▸ Description of the task
Retype, word for word, each line between the lines holding "Find the value of a maximum S–T flow." and "s->well: 12", inclusive, and leave the rest of the data alone.

▸ Listed records

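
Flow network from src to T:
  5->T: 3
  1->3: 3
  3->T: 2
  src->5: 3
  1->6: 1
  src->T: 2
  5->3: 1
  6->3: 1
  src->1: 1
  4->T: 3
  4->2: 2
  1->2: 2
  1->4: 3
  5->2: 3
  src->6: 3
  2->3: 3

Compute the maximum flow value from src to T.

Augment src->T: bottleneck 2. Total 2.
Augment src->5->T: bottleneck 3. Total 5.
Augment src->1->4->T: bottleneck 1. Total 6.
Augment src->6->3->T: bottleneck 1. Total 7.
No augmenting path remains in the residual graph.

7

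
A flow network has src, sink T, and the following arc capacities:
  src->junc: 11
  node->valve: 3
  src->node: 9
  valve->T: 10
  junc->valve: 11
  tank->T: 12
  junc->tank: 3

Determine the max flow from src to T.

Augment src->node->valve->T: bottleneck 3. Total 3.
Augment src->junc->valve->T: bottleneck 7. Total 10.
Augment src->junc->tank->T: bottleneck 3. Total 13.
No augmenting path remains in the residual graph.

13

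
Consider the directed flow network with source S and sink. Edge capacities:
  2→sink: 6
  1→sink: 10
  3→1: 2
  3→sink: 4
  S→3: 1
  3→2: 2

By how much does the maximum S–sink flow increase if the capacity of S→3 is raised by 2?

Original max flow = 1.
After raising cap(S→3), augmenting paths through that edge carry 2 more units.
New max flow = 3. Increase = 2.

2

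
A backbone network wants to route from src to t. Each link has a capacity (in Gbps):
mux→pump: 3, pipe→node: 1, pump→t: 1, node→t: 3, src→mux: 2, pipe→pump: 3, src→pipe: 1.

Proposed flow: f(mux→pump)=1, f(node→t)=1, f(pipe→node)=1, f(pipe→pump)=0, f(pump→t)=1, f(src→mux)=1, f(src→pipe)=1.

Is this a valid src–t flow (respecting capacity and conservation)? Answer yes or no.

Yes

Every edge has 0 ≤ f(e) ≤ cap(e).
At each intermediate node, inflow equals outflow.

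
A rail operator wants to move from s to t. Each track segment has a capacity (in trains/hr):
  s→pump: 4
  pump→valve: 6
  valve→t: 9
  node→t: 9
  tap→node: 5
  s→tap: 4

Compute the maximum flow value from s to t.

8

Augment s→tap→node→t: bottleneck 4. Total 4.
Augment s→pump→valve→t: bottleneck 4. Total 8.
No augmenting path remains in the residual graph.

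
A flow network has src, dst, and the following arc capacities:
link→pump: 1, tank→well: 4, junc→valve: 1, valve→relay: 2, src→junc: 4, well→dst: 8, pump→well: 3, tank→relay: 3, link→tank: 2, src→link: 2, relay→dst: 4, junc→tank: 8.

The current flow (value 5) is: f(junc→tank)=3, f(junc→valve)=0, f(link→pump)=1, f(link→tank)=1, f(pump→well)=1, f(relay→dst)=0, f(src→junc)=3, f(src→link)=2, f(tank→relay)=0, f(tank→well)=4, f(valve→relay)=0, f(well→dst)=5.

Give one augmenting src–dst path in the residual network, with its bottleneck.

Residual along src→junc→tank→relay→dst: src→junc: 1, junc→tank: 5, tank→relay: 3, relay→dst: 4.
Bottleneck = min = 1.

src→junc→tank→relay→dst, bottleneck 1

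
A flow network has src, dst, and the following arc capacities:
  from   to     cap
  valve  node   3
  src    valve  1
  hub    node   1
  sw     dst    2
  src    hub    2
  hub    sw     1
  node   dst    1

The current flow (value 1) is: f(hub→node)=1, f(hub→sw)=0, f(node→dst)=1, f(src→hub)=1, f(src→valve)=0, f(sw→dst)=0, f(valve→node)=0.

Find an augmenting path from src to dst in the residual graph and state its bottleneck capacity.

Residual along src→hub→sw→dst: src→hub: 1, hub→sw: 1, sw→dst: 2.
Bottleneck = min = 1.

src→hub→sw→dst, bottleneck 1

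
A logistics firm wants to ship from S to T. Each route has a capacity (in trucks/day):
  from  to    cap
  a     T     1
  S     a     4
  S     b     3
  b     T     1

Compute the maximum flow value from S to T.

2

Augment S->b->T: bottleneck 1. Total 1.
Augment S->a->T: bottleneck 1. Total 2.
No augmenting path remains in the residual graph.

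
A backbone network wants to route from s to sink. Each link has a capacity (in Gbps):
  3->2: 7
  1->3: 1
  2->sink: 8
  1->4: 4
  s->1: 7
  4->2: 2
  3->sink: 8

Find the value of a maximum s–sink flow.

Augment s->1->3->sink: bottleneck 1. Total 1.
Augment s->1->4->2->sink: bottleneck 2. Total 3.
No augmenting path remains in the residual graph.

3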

* * *

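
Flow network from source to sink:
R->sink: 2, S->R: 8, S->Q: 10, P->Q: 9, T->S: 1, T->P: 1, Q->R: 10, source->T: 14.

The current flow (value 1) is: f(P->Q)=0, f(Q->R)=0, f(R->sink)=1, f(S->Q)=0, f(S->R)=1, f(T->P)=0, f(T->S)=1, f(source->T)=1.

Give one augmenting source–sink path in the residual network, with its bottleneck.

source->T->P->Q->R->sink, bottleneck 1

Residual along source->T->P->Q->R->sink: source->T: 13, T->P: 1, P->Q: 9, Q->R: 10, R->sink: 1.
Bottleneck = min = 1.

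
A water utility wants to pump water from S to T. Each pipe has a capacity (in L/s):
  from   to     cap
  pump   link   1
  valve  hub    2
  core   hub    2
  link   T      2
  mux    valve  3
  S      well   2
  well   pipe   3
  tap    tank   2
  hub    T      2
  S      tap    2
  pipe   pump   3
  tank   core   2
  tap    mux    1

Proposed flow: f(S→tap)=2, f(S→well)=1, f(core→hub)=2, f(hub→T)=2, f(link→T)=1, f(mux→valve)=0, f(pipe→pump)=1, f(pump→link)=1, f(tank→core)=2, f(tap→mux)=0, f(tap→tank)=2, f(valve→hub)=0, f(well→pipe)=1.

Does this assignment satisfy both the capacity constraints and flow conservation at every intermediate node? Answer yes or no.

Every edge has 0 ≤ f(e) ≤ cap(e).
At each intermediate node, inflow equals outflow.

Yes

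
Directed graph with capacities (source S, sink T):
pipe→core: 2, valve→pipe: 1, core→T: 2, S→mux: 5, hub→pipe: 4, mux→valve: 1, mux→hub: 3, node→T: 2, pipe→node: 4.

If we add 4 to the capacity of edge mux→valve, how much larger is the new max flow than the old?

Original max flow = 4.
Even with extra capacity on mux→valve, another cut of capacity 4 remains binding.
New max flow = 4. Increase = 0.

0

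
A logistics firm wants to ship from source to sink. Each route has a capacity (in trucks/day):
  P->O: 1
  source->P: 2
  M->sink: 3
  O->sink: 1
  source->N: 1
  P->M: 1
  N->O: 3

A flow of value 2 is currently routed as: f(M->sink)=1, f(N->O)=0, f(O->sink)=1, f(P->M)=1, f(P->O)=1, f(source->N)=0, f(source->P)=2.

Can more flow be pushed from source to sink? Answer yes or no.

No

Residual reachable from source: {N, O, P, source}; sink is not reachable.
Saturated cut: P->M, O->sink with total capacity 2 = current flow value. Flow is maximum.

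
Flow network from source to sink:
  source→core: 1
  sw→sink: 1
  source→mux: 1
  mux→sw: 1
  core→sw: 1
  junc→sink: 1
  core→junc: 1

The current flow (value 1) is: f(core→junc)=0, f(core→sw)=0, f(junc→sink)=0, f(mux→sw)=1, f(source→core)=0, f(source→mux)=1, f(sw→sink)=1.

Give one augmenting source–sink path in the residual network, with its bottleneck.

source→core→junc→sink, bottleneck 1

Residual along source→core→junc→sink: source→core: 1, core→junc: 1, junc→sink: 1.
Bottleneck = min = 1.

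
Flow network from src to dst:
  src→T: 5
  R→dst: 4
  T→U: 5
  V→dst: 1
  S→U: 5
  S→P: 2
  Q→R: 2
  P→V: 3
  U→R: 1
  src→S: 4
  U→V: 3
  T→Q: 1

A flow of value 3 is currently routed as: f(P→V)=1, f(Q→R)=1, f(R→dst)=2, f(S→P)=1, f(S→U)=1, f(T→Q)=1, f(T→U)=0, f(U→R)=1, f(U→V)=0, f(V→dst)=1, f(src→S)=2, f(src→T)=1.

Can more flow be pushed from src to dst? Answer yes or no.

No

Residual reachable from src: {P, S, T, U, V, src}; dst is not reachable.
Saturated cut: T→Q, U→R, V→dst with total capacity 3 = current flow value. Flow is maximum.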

* * *

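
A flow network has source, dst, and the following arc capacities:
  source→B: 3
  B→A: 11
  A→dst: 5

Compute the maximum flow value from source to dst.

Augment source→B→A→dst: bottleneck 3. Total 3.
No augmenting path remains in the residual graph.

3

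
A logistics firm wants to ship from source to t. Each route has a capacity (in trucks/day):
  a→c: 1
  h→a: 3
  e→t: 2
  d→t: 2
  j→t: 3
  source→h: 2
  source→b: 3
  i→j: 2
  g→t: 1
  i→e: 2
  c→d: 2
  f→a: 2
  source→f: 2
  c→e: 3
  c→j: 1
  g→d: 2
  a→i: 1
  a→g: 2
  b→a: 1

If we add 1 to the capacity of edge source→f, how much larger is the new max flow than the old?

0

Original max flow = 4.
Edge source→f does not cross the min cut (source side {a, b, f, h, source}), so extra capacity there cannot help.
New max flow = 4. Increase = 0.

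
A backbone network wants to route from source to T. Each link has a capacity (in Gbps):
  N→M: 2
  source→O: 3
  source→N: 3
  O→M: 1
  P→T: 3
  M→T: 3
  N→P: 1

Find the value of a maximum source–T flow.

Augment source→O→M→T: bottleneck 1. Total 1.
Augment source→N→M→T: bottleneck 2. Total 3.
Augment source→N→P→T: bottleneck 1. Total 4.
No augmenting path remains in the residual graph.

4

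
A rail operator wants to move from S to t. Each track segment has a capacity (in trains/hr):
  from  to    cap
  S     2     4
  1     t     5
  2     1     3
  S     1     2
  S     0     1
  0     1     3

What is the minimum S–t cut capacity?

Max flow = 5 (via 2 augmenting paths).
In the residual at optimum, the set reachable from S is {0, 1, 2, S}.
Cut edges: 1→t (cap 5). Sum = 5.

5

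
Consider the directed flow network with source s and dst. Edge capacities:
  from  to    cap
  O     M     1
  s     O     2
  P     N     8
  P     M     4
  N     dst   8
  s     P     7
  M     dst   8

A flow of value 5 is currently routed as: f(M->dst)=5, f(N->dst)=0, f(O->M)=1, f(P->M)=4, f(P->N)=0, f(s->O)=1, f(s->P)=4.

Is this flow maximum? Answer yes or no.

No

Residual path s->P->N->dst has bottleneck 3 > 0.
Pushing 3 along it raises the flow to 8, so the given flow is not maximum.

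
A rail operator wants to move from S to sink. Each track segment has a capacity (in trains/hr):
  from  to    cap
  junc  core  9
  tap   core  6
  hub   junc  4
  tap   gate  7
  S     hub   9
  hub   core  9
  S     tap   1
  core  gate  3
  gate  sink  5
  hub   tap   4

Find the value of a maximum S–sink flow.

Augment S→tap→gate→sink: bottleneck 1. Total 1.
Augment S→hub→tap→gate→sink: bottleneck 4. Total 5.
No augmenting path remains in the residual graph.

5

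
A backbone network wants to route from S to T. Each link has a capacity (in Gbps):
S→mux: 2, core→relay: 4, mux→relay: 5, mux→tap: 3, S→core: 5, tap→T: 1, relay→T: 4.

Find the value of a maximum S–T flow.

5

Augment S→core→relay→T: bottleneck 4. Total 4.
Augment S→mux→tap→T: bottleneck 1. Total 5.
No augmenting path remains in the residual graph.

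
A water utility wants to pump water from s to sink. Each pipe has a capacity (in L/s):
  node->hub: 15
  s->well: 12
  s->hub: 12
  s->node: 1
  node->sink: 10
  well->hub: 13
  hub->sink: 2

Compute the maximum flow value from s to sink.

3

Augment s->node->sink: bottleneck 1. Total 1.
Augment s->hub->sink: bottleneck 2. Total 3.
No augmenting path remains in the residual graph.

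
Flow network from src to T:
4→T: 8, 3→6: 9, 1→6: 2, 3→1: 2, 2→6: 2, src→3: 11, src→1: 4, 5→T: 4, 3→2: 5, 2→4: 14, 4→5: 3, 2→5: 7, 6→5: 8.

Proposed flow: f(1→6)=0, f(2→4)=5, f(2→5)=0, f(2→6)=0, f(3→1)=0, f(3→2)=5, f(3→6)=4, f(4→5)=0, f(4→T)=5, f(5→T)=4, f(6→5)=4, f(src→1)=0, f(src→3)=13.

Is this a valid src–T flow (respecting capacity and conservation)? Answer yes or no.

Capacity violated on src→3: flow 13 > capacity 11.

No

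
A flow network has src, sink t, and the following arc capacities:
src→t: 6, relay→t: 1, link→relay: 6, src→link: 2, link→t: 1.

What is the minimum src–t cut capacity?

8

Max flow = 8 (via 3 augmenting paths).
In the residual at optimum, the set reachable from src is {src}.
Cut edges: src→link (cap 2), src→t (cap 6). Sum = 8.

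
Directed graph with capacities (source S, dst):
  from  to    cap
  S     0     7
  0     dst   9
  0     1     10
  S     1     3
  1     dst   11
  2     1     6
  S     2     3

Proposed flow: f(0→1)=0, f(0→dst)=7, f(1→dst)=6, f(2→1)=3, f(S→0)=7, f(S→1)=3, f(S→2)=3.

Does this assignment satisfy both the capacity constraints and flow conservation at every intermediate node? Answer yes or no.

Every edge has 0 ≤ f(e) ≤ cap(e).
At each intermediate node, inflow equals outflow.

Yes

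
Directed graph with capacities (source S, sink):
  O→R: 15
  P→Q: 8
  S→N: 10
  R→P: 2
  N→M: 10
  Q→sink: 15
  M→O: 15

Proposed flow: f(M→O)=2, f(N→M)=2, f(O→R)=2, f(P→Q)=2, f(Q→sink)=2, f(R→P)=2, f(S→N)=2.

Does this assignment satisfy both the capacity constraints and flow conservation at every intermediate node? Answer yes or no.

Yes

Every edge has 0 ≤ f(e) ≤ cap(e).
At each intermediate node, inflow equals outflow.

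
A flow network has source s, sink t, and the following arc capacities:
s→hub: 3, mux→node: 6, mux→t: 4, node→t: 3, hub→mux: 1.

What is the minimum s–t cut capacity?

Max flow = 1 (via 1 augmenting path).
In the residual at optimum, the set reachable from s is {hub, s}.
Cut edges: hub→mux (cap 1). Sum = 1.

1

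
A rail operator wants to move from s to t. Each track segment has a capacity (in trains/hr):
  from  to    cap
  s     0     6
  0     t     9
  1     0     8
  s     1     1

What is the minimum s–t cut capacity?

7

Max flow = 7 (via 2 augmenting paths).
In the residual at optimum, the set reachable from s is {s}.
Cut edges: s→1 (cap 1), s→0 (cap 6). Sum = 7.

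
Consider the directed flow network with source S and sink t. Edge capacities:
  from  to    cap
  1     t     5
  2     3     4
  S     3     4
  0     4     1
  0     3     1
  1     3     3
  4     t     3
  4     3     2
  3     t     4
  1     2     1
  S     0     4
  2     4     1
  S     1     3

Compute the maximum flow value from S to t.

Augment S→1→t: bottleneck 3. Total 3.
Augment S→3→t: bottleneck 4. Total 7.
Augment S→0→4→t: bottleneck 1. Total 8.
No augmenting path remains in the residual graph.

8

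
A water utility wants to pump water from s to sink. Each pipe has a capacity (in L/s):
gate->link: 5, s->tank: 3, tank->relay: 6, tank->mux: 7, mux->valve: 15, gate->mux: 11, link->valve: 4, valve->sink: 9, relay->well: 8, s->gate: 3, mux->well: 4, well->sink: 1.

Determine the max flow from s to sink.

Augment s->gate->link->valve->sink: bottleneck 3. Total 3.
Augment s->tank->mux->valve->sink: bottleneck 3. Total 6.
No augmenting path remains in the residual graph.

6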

▸ Written response
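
Find the value of a maximum S–T flow.

5

Augment S→core→relay→T: bottleneck 4. Total 4.
Augment S→mux→tap→T: bottleneck 1. Total 5.
No augmenting path remains in the residual graph.

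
A water utility wants to pump water from s to sink. Each pipe has a capacity (in L/s):
  node->hub: 15
  s->well: 12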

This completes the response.